** SUPPLIED INFORMATION **
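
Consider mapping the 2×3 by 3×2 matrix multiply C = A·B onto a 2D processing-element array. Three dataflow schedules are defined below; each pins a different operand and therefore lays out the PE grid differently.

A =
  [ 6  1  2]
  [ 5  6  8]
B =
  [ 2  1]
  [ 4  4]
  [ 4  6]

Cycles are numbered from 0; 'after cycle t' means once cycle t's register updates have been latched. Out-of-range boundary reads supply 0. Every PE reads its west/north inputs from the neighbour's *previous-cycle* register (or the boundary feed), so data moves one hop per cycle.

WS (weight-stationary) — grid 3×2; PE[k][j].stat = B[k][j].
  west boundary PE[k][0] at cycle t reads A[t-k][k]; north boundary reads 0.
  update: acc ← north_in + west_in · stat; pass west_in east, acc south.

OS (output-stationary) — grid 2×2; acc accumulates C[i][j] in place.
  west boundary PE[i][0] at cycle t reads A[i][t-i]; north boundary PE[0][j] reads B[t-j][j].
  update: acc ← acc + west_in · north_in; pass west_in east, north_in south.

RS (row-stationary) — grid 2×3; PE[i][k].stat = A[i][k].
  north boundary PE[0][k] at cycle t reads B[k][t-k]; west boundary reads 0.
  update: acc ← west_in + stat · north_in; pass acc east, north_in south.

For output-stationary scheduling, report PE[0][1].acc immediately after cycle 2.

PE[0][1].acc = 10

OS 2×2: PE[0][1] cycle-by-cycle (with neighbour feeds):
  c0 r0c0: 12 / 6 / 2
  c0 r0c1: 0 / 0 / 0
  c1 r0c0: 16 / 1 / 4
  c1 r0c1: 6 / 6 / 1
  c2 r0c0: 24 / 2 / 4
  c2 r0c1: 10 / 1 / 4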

---

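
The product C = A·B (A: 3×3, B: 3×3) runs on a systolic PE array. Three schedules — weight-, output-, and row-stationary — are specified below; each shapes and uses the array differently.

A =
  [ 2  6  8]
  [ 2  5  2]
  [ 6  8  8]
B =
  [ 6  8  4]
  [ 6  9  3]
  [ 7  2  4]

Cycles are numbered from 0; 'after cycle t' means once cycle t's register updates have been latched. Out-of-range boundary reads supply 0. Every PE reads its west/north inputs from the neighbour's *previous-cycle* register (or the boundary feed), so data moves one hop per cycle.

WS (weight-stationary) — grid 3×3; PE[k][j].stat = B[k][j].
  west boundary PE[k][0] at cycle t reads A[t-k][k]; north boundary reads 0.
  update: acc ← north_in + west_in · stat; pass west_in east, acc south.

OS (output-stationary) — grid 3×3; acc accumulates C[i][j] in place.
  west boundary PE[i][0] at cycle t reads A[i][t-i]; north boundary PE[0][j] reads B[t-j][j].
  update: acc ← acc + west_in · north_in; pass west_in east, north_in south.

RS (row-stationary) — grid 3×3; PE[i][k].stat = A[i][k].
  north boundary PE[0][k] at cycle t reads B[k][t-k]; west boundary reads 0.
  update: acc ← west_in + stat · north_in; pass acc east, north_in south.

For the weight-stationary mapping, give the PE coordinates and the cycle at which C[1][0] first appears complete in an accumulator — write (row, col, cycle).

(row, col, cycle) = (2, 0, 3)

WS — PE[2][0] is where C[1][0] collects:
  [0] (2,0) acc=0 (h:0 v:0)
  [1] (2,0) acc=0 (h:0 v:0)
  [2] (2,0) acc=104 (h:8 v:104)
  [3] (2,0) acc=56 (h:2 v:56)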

---

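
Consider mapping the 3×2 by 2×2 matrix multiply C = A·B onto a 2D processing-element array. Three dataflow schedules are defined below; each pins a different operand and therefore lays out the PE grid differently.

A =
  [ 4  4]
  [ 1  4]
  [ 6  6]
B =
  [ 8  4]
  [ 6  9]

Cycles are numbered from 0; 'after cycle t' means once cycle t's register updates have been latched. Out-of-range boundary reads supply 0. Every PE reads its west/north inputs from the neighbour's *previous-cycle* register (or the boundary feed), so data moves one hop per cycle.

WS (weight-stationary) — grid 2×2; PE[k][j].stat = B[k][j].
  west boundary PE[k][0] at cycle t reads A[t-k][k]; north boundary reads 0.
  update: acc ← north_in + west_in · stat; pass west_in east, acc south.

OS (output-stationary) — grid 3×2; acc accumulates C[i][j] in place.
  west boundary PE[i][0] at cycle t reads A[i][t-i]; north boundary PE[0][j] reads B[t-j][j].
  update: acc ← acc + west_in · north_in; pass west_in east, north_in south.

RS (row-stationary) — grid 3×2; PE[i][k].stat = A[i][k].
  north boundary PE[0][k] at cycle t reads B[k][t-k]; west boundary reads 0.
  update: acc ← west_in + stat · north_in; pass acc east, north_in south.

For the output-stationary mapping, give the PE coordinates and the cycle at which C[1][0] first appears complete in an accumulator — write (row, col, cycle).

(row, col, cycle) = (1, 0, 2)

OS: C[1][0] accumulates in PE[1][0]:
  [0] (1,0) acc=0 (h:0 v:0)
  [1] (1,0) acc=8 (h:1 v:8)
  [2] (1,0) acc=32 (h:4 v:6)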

** WHAT TO PRODUCE **
When a line in the records holds the string "lays", copy that line.

** SOLUTION **
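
Consider mapping the 2×3 by 3×2 matrix multiply C = A·B onto a 2D processing-element array. Three dataflow schedules are defined below; each pins a different operand and therefore lays out the PE grid differently.
Consider mapping the 3×2 by 2×2 matrix multiply C = A·B onto a 2D processing-element array. Three dataflow schedules are defined below; each pins a different operand and therefore lays out the PE grid differently.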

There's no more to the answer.